[Exercise inputs — start]

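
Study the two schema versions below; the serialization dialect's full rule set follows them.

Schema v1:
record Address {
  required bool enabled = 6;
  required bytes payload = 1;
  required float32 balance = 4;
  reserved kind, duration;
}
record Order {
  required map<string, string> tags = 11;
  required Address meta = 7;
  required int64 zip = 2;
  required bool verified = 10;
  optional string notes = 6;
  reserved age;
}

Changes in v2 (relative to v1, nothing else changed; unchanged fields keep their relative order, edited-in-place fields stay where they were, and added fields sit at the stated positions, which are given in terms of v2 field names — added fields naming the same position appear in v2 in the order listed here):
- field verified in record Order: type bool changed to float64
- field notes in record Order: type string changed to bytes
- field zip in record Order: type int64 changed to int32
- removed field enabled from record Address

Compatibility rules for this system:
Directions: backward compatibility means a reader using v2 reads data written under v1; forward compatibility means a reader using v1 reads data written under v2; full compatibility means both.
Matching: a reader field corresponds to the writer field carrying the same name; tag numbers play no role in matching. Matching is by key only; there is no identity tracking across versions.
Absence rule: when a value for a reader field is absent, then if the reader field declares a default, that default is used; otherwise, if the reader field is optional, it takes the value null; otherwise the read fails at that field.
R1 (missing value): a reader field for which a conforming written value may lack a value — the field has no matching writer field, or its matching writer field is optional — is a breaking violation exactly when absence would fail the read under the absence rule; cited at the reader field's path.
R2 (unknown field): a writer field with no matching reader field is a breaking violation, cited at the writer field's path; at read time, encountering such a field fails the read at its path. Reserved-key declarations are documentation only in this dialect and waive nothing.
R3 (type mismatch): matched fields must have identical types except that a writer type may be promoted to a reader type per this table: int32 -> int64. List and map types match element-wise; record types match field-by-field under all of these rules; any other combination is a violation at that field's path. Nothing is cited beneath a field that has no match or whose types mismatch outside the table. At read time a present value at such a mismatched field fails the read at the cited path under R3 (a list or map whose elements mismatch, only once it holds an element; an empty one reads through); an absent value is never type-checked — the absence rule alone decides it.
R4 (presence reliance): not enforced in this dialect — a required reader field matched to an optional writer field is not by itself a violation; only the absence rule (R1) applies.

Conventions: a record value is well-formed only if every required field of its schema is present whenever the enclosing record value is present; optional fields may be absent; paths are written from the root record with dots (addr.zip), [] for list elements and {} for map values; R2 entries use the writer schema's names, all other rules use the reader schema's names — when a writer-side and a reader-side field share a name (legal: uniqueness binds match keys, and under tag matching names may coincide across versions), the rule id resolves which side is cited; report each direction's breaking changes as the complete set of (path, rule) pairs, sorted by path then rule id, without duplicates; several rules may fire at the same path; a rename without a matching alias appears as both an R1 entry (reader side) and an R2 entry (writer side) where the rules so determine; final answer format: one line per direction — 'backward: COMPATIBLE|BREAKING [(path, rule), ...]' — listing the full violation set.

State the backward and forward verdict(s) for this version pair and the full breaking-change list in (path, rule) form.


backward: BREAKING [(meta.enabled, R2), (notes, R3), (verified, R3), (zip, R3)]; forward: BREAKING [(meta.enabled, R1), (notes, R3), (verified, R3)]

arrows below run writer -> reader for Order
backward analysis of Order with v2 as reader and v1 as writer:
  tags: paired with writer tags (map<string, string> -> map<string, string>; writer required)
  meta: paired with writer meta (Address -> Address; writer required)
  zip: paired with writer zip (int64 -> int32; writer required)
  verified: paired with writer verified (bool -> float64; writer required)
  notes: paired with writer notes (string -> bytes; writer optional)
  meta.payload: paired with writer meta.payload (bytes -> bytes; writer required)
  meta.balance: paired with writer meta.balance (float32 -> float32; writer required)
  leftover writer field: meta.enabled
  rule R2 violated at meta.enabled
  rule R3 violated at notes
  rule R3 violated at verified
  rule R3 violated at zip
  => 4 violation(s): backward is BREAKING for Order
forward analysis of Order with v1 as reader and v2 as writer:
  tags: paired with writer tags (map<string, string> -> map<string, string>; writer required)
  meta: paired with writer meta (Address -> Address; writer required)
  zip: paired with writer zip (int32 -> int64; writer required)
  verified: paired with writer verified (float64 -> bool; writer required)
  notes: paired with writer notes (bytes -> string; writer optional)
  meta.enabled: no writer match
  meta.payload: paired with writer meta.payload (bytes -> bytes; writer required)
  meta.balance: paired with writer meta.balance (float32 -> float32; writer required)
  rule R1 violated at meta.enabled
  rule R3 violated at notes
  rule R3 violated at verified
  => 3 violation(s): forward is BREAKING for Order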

[Exercise inputs — finish]

:: Aim of the task ::
The full set of records must be output again exactly.

:: Your solution ::
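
Study the two schema versions below; the serialization dialect's full rule set follows them.

Schema v1:
record Address {
  required bool enabled = 6;
  required bytes payload = 1;
  required float32 balance = 4;
  reserved kind, duration;
}
record Order {
  required map<string, string> tags = 11;
  required Address meta = 7;
  required int64 zip = 2;
  required bool verified = 10;
  optional string notes = 6;
  reserved age;
}

Changes in v2 (relative to v1, nothing else changed; unchanged fields keep their relative order, edited-in-place fields stay where they were, and added fields sit at the stated positions, which are given in terms of v2 field names — added fields naming the same position appear in v2 in the order listed here):
- field verified in record Order: type bool changed to float64
- field notes in record Order: type string changed to bytes
- field zip in record Order: type int64 changed to int32
- removed field enabled from record Address

Compatibility rules for this system:
Directions: backward compatibility means a reader using v2 reads data written under v1; forward compatibility means a reader using v1 reads data written under v2; full compatibility means both.
Matching: a reader field corresponds to the writer field carrying the same name; tag numbers play no role in matching. Matching is by key only; there is no identity tracking across versions.
Absence rule: when a value for a reader field is absent, then if the reader field declares a default, that default is used; otherwise, if the reader field is optional, it takes the value null; otherwise the read fails at that field.
R1 (missing value): a reader field for which a conforming written value may lack a value — the field has no matching writer field, or its matching writer field is optional — is a breaking violation exactly when absence would fail the read under the absence rule; cited at the reader field's path.
R2 (unknown field): a writer field with no matching reader field is a breaking violation, cited at the writer field's path; at read time, encountering such a field fails the read at its path. Reserved-key declarations are documentation only in this dialect and waive nothing.
R3 (type mismatch): matched fields must have identical types except that a writer type may be promoted to a reader type per this table: int32 -> int64. List and map types match element-wise; record types match field-by-field under all of these rules; any other combination is a violation at that field's path. Nothing is cited beneath a field that has no match or whose types mismatch outside the table. At read time a present value at such a mismatched field fails the read at the cited path under R3 (a list or map whose elements mismatch, only once it holds an element; an empty one reads through); an absent value is never type-checked — the absence rule alone decides it.
R4 (presence reliance): not enforced in this dialect — a required reader field matched to an optional writer field is not by itself a violation; only the absence rule (R1) applies.

Conventions: a record value is well-formed only if every required field of its schema is present whenever the enclosing record value is present; optional fields may be absent; paths are written from the root record with dots (addr.zip), [] for list elements and {} for map values; R2 entries use the writer schema's names, all other rules use the reader schema's names — when a writer-side and a reader-side field share a name (legal: uniqueness binds match keys, and under tag matching names may coincide across versions), the rule id resolves which side is cited; report each direction's breaking changes as the complete set of (path, rule) pairs, sorted by path then rule id, without duplicates; several rules may fire at the same path; a rename without a matching alias appears as both an R1 entry (reader side) and an R2 entry (writer side) where the rules so determine; final answer format: one line per direction — 'backward: COMPATIBLE|BREAKING [(path, rule), ...]' — listing the full violation set.

State the backward and forward verdict(s) for this version pair and the full breaking-change list in (path, rule) form.


backward: BREAKING [(meta.enabled, R2), (notes, R3), (verified, R3), (zip, R3)]; forward: BREAKING [(meta.enabled, R1), (notes, R3), (verified, R3)]

arrows below run writer -> reader for Order
backward analysis of Order with v2 as reader and v1 as writer:
  tags: paired with writer tags (map<string, string> -> map<string, string>; writer required)
  meta: paired with writer meta (Address -> Address; writer required)
  zip: paired with writer zip (int64 -> int32; writer required)
  verified: paired with writer verified (bool -> float64; writer required)
  notes: paired with writer notes (string -> bytes; writer optional)
  meta.payload: paired with writer meta.payload (bytes -> bytes; writer required)
  meta.balance: paired with writer meta.balance (float32 -> float32; writer required)
  leftover writer field: meta.enabled
  rule R2 violated at meta.enabled
  rule R3 violated at notes
  rule R3 violated at verified
  rule R3 violated at zip
  => 4 violation(s): backward is BREAKING for Order
forward analysis of Order with v1 as reader and v2 as writer:
  tags: paired with writer tags (map<string, string> -> map<string, string>; writer required)
  meta: paired with writer meta (Address -> Address; writer required)
  zip: paired with writer zip (int32 -> int64; writer required)
  verified: paired with writer verified (float64 -> bool; writer required)
  notes: paired with writer notes (bytes -> string; writer optional)
  meta.enabled: no writer match
  meta.payload: paired with writer meta.payload (bytes -> bytes; writer required)
  meta.balance: paired with writer meta.balance (float32 -> float32; writer required)
  rule R1 violated at meta.enabled
  rule R3 violated at notes
  rule R3 violated at verified
  => 3 violation(s): forward is BREAKING for Order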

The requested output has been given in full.